#### RECORDS PROVIDED

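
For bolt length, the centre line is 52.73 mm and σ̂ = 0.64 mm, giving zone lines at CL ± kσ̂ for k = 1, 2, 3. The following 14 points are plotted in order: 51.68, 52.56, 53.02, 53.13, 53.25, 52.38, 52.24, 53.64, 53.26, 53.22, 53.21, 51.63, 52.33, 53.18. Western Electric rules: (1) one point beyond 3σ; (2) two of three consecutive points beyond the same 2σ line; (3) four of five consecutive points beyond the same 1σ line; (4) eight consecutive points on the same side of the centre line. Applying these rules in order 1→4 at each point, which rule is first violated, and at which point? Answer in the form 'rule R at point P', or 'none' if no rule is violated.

none

Zone of each point (C = within 1σ̂, B = 1σ̂–2σ̂, A = 2σ̂–3σ̂, * = beyond 3σ̂; sign = side of CL): 1:-B, 2:-C, 3:+C, 4:+C, 5:+C, 6:-C, 7:-C, 8:+B, 9:+C, 10:+C, 11:+C, 12:-B, 13:-C, 14:+C
No rule fires across all 14 points.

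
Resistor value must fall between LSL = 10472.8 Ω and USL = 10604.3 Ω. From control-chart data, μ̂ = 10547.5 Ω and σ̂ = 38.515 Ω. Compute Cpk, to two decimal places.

Cpu = (USL − μ̂) / (3σ̂) = (10604.3 − 10547.5) / (3 × 38.515) = 0.4916; Cpl = (μ̂ − LSL) / (3σ̂) = (10547.5 − 10472.8) / (3 × 38.515) = 0.6465; Cpk = min(Cpu, Cpl) = 0.4916

0.49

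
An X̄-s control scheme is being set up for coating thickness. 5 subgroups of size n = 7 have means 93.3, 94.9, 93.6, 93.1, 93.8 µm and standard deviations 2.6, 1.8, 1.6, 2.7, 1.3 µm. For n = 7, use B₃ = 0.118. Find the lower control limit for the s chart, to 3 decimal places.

0.236

s̄ = (2.6 + 1.8 + 1.6 + 2.7 + 1.3) / 5 = 2.0000
LCL_s = B₃·s̄ = 0.118 × 2.0000 = 0.2360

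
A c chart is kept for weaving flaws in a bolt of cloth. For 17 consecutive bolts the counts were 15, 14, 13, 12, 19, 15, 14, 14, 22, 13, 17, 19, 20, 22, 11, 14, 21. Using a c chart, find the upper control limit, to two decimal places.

28.24

c̄ = (15 + 14 + 13 + 12 + 19 + 15 + 14 + 14 + 22 + 13 + 17 + 19 + 20 + 22 + 11 + 14 + 21) / 17 = 275 / 17 = 16.1765
UCL = c̄ + 3√c̄ = 16.1765 + 3 × √16.1765 = 16.1765 + 3 × 4.0220 = 28.2425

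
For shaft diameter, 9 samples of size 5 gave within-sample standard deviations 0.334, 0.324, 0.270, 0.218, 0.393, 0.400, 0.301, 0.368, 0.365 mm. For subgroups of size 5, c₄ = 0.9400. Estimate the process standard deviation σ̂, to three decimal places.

0.351

s̄ = (0.334 + 0.324 + 0.270 + 0.218 + 0.393 + 0.400 + 0.301 + 0.368 + 0.365) / 9 = 0.3303
σ̂ = s̄ / c₄ = 0.3303 / 0.9400 = 0.3514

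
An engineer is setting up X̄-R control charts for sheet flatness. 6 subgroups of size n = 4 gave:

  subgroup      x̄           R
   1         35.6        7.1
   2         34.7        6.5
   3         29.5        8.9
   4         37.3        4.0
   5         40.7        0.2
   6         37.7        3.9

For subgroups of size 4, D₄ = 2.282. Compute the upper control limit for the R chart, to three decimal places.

R̄ = (7.1 + 6.5 + 8.9 + 4.0 + 0.2 + 3.9) / 6 = 30.6000 / 6 = 5.1000
UCL_R = D₄·R̄ = 2.282 × 5.1000 = 11.6382

11.638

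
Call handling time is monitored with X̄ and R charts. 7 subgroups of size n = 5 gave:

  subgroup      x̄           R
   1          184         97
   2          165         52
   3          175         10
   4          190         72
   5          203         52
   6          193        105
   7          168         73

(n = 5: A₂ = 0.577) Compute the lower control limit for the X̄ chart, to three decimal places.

X̄̄ = (184 + 165 + 175 + 190 + 203 + 193 + 168) / 7 = 1278.0000 / 7 = 182.5714
R̄ = (97 + 52 + 10 + 72 + 52 + 105 + 73) / 7 = 461.0000 / 7 = 65.8571
LCL = X̄̄ − A₂·R̄ = 182.5714 − 0.577 × 65.8571 = 144.5719

144.572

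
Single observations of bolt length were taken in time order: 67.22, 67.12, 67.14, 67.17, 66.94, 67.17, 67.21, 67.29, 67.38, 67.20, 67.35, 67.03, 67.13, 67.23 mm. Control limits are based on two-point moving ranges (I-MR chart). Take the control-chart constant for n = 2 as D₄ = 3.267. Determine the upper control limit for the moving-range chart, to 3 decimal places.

Moving ranges: 0.10, 0.02, 0.03, 0.23, 0.23, 0.04, 0.08, 0.09, 0.18, 0.15, 0.32, 0.10, 0.10; M̄R̄ = 1.6700 / 13 = 0.1285
UCL_MR = D₄·M̄R̄ = 3.267 × 0.1285 = 0.4197

0.420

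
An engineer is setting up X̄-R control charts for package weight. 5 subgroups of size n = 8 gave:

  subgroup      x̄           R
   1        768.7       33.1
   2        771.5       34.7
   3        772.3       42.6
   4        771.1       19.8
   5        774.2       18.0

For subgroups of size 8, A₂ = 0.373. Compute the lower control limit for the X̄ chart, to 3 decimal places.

X̄̄ = (768.7 + 771.5 + 772.3 + 771.1 + 774.2) / 5 = 3857.8000 / 5 = 771.5600
R̄ = (33.1 + 34.7 + 42.6 + 19.8 + 18.0) / 5 = 148.2000 / 5 = 29.6400
LCL = X̄̄ − A₂·R̄ = 771.5600 − 0.373 × 29.6400 = 760.5043

760.504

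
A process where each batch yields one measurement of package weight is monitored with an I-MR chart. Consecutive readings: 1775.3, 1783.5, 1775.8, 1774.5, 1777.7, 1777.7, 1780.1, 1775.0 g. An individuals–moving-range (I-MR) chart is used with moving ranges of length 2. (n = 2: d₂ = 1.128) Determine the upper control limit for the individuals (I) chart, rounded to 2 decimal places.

1788.05

X̄ = (1775.3 + 1783.5 + 1775.8 + 1774.5 + 1777.7 + 1777.7 + 1780.1 + 1775.0) / 8 = 1777.4500
Moving ranges: 8.2, 7.7, 1.3, 3.2, 0.0, 2.4, 5.1; M̄R̄ = 27.9000 / 7 = 3.9857
UCL = X̄ + 3·M̄R̄/d₂ = 1777.4500 + 3 × 3.9857 / 1.128 = 1788.0503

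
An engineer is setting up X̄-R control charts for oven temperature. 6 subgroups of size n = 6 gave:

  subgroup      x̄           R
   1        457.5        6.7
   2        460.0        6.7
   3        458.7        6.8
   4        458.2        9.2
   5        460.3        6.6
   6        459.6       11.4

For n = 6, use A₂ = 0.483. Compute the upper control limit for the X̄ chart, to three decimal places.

X̄̄ = (457.5 + 460.0 + 458.7 + 458.2 + 460.3 + 459.6) / 6 = 2754.3000 / 6 = 459.0500
R̄ = (6.7 + 6.7 + 6.8 + 9.2 + 6.6 + 11.4) / 6 = 47.4000 / 6 = 7.9000
UCL = X̄̄ + A₂·R̄ = 459.0500 + 0.483 × 7.9000 = 462.8657

462.866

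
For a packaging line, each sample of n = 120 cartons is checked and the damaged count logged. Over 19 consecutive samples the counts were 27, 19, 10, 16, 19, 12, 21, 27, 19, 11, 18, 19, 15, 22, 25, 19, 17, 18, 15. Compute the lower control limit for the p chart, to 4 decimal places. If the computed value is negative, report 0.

p̄ = Σdᵢ / (k·n) = 349 / (19 × 120) = 0.15307
LCL = p̄ − 3·√(p̄(1−p̄)/n) = 0.15307 − 3 × 0.03287 = 0.05447

0.0545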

########

Search the data for "engineer". Copy every matching line.

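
An engineer is setting up X̄-R control charts for sheet flatness. 6 subgroups of size n = 4 gave:
An engineer is setting up X̄-R control charts for package weight. 5 subgroups of size n = 8 gave:
An engineer is setting up X̄-R control charts for oven temperature. 6 subgroups of size n = 6 gave: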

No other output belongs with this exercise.